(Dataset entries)
⟨
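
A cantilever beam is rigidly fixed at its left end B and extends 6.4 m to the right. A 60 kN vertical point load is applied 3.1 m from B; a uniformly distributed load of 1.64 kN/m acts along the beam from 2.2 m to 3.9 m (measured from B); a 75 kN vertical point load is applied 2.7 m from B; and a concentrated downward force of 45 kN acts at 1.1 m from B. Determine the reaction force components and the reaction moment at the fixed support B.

B_x = 0, B_y = 182.8 kN, M_B = 446.5 kN·m

Resultant of the distributed load: 1.64 × 1.7 = 2.788 kN at 3.05 m from B.
ΣF_x = 0: B_x = 0.
ΣF_y = 0: B_y − 60 − 1.64·1.7 − 75 − 45 = 0 → B_y = 182.8 kN.
ΣM about B: M_B − 60·3.1 − (1.64·1.7)·3.05 − 75·2.7 − 45·1.1 = 0 → M_B = 446.5 kN·m.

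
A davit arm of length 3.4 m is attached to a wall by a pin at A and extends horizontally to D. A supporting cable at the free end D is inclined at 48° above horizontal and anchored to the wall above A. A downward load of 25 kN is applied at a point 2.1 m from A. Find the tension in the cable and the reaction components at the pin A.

T = 20.78 kN, A_x = 13.90 kN, A_y = 9.559 kN

ΣM about A: T·sin48°·3.4 − 25·2.1 = 0 → T = 52.5/(3.4·0.743145) = 20.7781 ≈ 20.78 kN.
ΣF_x = 0: A_x − T·cos48° = 0 → A_x = 20.7781 × 0.669131 = 13.90 kN.
ΣF_y = 0: A_y + T·sin48° − 25 = 0 → A_y = 25 − 20.7781 × 0.743145 = 9.559 kN.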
⟩
__Task to complete__. What you return must match, line for line, the data from the line containing "A davit arm" to its end, both ends included.

__Problem solution__.
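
A davit arm of length 3.4 m is attached to a wall by a pin at A and extends horizontally to D. A supporting cable at the free end D is inclined at 48° above horizontal and anchored to the wall above A. A downward load of 25 kN is applied at a point 2.1 m from A. Find the tension in the cable and the reaction components at the pin A.

T = 20.78 kN, A_x = 13.90 kN, A_y = 9.559 kN

ΣM about A: T·sin48°·3.4 − 25·2.1 = 0 → T = 52.5/(3.4·0.743145) = 20.7781 ≈ 20.78 kN.
ΣF_x = 0: A_x − T·cos48° = 0 → A_x = 20.7781 × 0.669131 = 13.90 kN.
ΣF_y = 0: A_y + T·sin48° − 25 = 0 → A_y = 25 − 20.7781 × 0.743145 = 9.559 kN.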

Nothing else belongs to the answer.